[TASK DATA]
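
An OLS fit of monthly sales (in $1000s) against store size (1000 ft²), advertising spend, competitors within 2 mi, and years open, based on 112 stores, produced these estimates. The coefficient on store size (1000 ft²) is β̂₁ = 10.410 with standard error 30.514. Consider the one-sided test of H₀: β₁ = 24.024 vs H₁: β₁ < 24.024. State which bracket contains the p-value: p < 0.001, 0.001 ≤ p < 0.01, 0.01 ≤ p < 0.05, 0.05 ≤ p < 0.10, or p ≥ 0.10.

t = (10.410 − 24.024) / 30.514 = -0.446.
df = n − k − 1 = 112 − 4 − 1 = 107.
One-sided p = P(T_{107} < t) ≈ 0.3282.
So p ≥ 0.10.

p ≥ 0.10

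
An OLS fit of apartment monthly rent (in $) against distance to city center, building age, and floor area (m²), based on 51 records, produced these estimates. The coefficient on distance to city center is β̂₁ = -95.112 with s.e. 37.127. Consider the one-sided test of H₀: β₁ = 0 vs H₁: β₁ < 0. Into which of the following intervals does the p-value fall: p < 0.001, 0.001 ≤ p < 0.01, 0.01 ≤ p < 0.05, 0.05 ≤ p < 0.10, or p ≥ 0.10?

t = -95.112 / 37.127 = -2.562.
df = n − k − 1 = 51 − 3 − 1 = 47.
One-sided p = P(T_{47} < t) ≈ 0.0068.
So 0.001 ≤ p < 0.01.

0.001 ≤ p < 0.01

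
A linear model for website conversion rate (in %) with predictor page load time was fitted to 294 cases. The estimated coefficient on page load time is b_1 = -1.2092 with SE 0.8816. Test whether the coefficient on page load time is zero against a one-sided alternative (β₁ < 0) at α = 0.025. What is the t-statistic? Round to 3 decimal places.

t = -1.372

H₀: β₁ = 0 vs H₁: β₁ < 0.
t = (b_1 − β₁⁰)/SE = -1.2092 / 0.8816 = -1.372.
df = n − 2 = 294 − 2 = 292.
One-sided p ≈ 0.0856, which is ≥ 0.025, so fail to reject H₀.
The data do not give significant evidence that the true slope on page load time is negative.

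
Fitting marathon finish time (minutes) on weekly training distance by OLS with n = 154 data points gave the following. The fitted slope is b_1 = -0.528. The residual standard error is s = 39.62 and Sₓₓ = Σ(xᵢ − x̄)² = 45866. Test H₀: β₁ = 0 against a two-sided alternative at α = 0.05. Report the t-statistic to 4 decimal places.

SE(b_1) = s/√Sₓₓ = 39.62/√45866 = 0.184999.
t = -0.528 / 0.184999 = -2.8541.
df = n − 2 = 152.
Two-sided p ≈ 0.0049, which is < 0.05, so reject H₀.
There is evidence that weekly training distance is associated with marathon finish time.

t = -2.8541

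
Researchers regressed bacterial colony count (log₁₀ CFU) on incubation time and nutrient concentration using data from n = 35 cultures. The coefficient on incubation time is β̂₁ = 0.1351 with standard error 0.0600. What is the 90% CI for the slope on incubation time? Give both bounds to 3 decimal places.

df = n − k − 1 = 35 − 2 − 1 = 32.
t* = t_{0.05, 32} = 1.693889.
Margin = t* × SE = 1.693889 × 0.0600 = 0.10163.
CI: 0.1351 ± 0.10163 → (0.033, 0.237).
With 90% confidence, each one-unit increase in incubation time is associated with a change of between 0.033 and 0.237 log₁₀ CFU in bacterial colony count, holding the other predictors fixed.

(0.033, 0.237)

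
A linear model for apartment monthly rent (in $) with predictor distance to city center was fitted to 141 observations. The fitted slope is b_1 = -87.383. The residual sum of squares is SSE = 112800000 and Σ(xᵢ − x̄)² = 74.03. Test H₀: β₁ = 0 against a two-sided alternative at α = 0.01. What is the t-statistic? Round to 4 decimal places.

t = -0.8346

MSE = SSE/(n − 2) = 112800000/139 = 811511.
SE(b_1) = √(MSE/Sₓₓ) = √(811511/74.03) = 104.699.
t = -87.383 / 104.699 = -0.8346.
df = n − 2 = 139.
Two-sided p ≈ 0.4054, which is ≥ 0.01, so fail to reject H₀.
The data do not give significant evidence of an association between distance to city center and apartment monthly rent.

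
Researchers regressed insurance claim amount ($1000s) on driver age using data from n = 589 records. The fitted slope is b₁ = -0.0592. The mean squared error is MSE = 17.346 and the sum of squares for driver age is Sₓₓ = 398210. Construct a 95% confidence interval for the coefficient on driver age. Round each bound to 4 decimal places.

(-0.0722, -0.0462)

SE(b₁) = √(MSE/Sₓₓ) = √(17.346/398210) = 0.00659999.
df = n − 2 = 587.
t* = t_{0.025, 587} = 1.964014.
Margin = t* × SE = 1.964014 × 0.00659999 = 0.012962.
CI: -0.0592 ± 0.012962 → (-0.0722, -0.0462).
With 95% confidence, each one-unit increase in driver age is associated with a change of between -0.0722 and -0.0462 $1000s in insurance claim amount.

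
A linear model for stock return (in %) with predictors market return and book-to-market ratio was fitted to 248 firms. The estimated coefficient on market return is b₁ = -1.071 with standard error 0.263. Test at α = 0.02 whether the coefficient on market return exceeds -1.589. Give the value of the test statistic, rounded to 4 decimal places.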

[TASK TO CARRY OUT] Print each record again. Nothing may be left out.

[RESULT FOR THIS TASK]
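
An OLS fit of monthly sales (in $1000s) against store size (1000 ft²), advertising spend, competitors within 2 mi, and years open, based on 112 stores, produced these estimates. The coefficient on store size (1000 ft²) is β̂₁ = 10.410 with standard error 30.514. Consider the one-sided test of H₀: β₁ = 24.024 vs H₁: β₁ < 24.024. State which bracket contains the p-value: p < 0.001, 0.001 ≤ p < 0.01, 0.01 ≤ p < 0.05, 0.05 ≤ p < 0.10, or p ≥ 0.10.

t = (10.410 − 24.024) / 30.514 = -0.446.
df = n − k − 1 = 112 − 4 − 1 = 107.
One-sided p = P(T_{107} < t) ≈ 0.3282.
So p ≥ 0.10.

p ≥ 0.10

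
An OLS fit of apartment monthly rent (in $) against distance to city center, building age, and floor area (m²), based on 51 records, produced these estimates. The coefficient on distance to city center is β̂₁ = -95.112 with s.e. 37.127. Consider the one-sided test of H₀: β₁ = 0 vs H₁: β₁ < 0. Into which of the following intervals does the p-value fall: p < 0.001, 0.001 ≤ p < 0.01, 0.01 ≤ p < 0.05, 0.05 ≤ p < 0.10, or p ≥ 0.10?

t = -95.112 / 37.127 = -2.562.
df = n − k − 1 = 51 − 3 − 1 = 47.
One-sided p = P(T_{47} < t) ≈ 0.0068.
So 0.001 ≤ p < 0.01.

0.001 ≤ p < 0.01

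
A linear model for website conversion rate (in %) with predictor page load time was fitted to 294 cases. The estimated coefficient on page load time is b_1 = -1.2092 with SE 0.8816. Test whether the coefficient on page load time is zero against a one-sided alternative (β₁ < 0) at α = 0.025. What is the t-statistic? Round to 3 decimal places.

t = -1.372

H₀: β₁ = 0 vs H₁: β₁ < 0.
t = (b_1 − β₁⁰)/SE = -1.2092 / 0.8816 = -1.372.
df = n − 2 = 294 − 2 = 292.
One-sided p ≈ 0.0856, which is ≥ 0.025, so fail to reject H₀.
The data do not give significant evidence that the true slope on page load time is negative.

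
Fitting marathon finish time (minutes) on weekly training distance by OLS with n = 154 data points gave the following. The fitted slope is b_1 = -0.528. The residual standard error is s = 39.62 and Sₓₓ = Σ(xᵢ − x̄)² = 45866. Test H₀: β₁ = 0 against a two-sided alternative at α = 0.05. Report the t-statistic to 4 decimal places.

SE(b_1) = s/√Sₓₓ = 39.62/√45866 = 0.184999.
t = -0.528 / 0.184999 = -2.8541.
df = n − 2 = 152.
Two-sided p ≈ 0.0049, which is < 0.05, so reject H₀.
There is evidence that weekly training distance is associated with marathon finish time.

t = -2.8541

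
Researchers regressed bacterial colony count (log₁₀ CFU) on incubation time and nutrient concentration using data from n = 35 cultures. The coefficient on incubation time is β̂₁ = 0.1351 with standard error 0.0600. What is the 90% CI for the slope on incubation time? Give both bounds to 3 decimal places.

df = n − k − 1 = 35 − 2 − 1 = 32.
t* = t_{0.05, 32} = 1.693889.
Margin = t* × SE = 1.693889 × 0.0600 = 0.10163.
CI: 0.1351 ± 0.10163 → (0.033, 0.237).
With 90% confidence, each one-unit increase in incubation time is associated with a change of between 0.033 and 0.237 log₁₀ CFU in bacterial colony count, holding the other predictors fixed.

(0.033, 0.237)

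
A linear model for apartment monthly rent (in $) with predictor distance to city center was fitted to 141 observations. The fitted slope is b_1 = -87.383. The residual sum of squares is SSE = 112800000 and Σ(xᵢ − x̄)² = 74.03. Test H₀: β₁ = 0 against a two-sided alternative at α = 0.01. What is the t-statistic? Round to 4 decimal places.

t = -0.8346

MSE = SSE/(n − 2) = 112800000/139 = 811511.
SE(b_1) = √(MSE/Sₓₓ) = √(811511/74.03) = 104.699.
t = -87.383 / 104.699 = -0.8346.
df = n − 2 = 139.
Two-sided p ≈ 0.4054, which is ≥ 0.01, so fail to reject H₀.
The data do not give significant evidence of an association between distance to city center and apartment monthly rent.

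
Researchers regressed insurance claim amount ($1000s) on driver age using data from n = 589 records. The fitted slope is b₁ = -0.0592. The mean squared error is MSE = 17.346 and the sum of squares for driver age is Sₓₓ = 398210. Construct a 95% confidence interval for the coefficient on driver age. Round each bound to 4 decimal places.

(-0.0722, -0.0462)

SE(b₁) = √(MSE/Sₓₓ) = √(17.346/398210) = 0.00659999.
df = n − 2 = 587.
t* = t_{0.025, 587} = 1.964014.
Margin = t* × SE = 1.964014 × 0.00659999 = 0.012962.
CI: -0.0592 ± 0.012962 → (-0.0722, -0.0462).
With 95% confidence, each one-unit increase in driver age is associated with a change of between -0.0722 and -0.0462 $1000s in insurance claim amount.

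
A linear model for stock return (in %) with predictors market return and book-to-market ratio was fitted to 248 firms. The estimated coefficient on market return is b₁ = -1.071 with standard error 0.263. Test at α = 0.02 whether the coefficient on market return exceeds -1.589. Give the value of the test statistic, rounded to 4 decimal places.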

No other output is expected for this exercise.